* [What the exercise asks]:
Line by line, retype the material below exactly, from its first line up to and including the one holding "cost(P) + card(P)*ceil_log2(card(P))".

* [Task input]:
+ + +
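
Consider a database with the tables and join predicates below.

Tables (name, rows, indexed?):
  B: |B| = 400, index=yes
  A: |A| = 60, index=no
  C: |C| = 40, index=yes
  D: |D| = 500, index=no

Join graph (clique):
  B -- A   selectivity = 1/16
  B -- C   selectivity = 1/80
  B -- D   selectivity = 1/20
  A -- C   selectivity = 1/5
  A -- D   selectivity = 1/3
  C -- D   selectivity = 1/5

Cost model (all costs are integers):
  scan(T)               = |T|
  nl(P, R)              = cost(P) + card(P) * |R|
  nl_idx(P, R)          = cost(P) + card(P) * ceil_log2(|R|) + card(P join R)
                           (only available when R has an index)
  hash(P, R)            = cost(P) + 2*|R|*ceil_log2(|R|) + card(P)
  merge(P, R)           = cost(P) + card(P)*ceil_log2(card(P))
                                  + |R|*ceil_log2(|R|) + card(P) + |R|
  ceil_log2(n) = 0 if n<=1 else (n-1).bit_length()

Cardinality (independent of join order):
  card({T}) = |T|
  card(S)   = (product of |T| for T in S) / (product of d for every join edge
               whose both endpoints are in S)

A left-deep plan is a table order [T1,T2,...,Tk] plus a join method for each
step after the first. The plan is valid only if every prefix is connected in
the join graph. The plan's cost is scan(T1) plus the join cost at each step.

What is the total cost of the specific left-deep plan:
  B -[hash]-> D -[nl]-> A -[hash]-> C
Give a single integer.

step 1: scan B: cost=400, card=400
step 2: join D via hash
    card(P join D) = 400*500/(20) = 10000
    cost = 400 + 2*500*9 + 400 = 9800
step 3: join A via nl
    card(P join A) = 10000*60/(16*3) = 12500
    cost = 9800 + 10000*60 = 609800
step 4: join C via hash
    card(P join C) = 12500*40/(80*5*5) = 250
    cost = 609800 + 2*40*6 + 12500 = 622780

622780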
+ + +
* [Result of this task]:
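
Consider a database with the tables and join predicates below.

Tables (name, rows, indexed?):
  B: |B| = 400, index=yes
  A: |A| = 60, index=no
  C: |C| = 40, index=yes
  D: |D| = 500, index=no

Join graph (clique):
  B -- A   selectivity = 1/16
  B -- C   selectivity = 1/80
  B -- D   selectivity = 1/20
  A -- C   selectivity = 1/5
  A -- D   selectivity = 1/3
  C -- D   selectivity = 1/5

Cost model (all costs are integers):
  scan(T)               = |T|
  nl(P, R)              = cost(P) + card(P) * |R|
  nl_idx(P, R)          = cost(P) + card(P) * ceil_log2(|R|) + card(P join R)
                           (only available when R has an index)
  hash(P, R)            = cost(P) + 2*|R|*ceil_log2(|R|) + card(P)
  merge(P, R)           = cost(P) + card(P)*ceil_log2(card(P))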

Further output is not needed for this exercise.